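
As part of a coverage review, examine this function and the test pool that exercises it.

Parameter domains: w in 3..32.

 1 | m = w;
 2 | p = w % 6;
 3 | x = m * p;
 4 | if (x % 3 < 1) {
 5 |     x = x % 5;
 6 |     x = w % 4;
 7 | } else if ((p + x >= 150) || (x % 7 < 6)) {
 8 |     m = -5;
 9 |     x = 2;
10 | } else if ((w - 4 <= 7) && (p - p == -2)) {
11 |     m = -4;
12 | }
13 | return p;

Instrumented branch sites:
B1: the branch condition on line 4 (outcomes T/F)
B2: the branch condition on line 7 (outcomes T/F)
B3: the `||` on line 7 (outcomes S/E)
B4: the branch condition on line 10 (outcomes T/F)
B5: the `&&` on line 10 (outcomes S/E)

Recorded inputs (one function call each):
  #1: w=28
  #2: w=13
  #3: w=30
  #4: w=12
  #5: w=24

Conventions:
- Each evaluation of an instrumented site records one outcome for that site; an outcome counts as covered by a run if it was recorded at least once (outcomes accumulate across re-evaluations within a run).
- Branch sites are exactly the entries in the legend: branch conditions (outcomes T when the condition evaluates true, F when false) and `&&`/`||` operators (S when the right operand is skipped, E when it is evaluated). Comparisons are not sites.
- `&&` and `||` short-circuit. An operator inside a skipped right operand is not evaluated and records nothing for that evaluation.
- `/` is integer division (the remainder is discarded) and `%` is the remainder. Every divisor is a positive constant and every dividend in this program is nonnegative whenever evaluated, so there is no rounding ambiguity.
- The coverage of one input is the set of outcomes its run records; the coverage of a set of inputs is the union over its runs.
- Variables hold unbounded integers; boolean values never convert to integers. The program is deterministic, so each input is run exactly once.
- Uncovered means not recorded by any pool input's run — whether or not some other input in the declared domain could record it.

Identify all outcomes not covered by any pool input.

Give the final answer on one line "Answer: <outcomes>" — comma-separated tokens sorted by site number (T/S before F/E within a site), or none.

input #1, w=28: events B1->F, B3->E, B2->T; outcomes B1=F, B2=T, B3=E
input #2, w=13: events B1->F, B3->E, B2->F, B5->S, B4->F; outcomes B1=F, B2=F, B3=E, B4=F, B5=S
input #3, w=30: events B1->T; outcomes B1=T
input #4, w=12: events B1->T; outcomes B1=T
input #5, w=24: events B1->T; outcomes B1=T
union over the pool: B1=T, B1=F, B2=T, B2=F, B3=E, B4=F, B5=S
uncovered (3 of 10): B3=S, B4=T, B5=E

Answer: B3=S, B4=T, B5=E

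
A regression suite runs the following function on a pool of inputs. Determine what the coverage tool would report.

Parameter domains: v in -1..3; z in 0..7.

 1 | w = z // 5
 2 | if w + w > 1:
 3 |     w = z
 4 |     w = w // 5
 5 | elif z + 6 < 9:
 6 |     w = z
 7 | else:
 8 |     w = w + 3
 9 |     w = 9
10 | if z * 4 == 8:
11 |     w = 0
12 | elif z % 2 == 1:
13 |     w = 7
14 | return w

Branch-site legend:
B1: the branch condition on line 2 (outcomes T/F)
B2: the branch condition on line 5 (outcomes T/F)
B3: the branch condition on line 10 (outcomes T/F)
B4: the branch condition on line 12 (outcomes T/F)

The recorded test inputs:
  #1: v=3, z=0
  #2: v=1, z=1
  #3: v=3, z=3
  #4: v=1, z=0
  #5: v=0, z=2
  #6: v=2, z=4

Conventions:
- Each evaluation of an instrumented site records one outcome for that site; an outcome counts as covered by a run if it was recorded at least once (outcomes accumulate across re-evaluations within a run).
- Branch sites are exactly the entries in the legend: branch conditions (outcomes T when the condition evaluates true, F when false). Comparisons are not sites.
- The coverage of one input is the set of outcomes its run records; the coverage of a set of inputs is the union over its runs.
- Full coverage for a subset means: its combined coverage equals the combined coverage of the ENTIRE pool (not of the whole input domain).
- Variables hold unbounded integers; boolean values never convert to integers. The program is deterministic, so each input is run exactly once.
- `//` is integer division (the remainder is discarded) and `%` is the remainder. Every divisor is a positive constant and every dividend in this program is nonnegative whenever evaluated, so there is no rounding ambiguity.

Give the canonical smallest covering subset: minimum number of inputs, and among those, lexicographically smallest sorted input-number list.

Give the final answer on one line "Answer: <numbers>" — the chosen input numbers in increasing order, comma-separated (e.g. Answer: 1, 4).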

## Work to complete
Each line of the records with the word "function" in it is to be copied.

## Solution for this problem
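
As part of a coverage review, examine this function and the test pool that exercises it.
Recorded inputs (one function call each):
A regression suite runs the following function on a pool of inputs. Determine what the coverage tool would report.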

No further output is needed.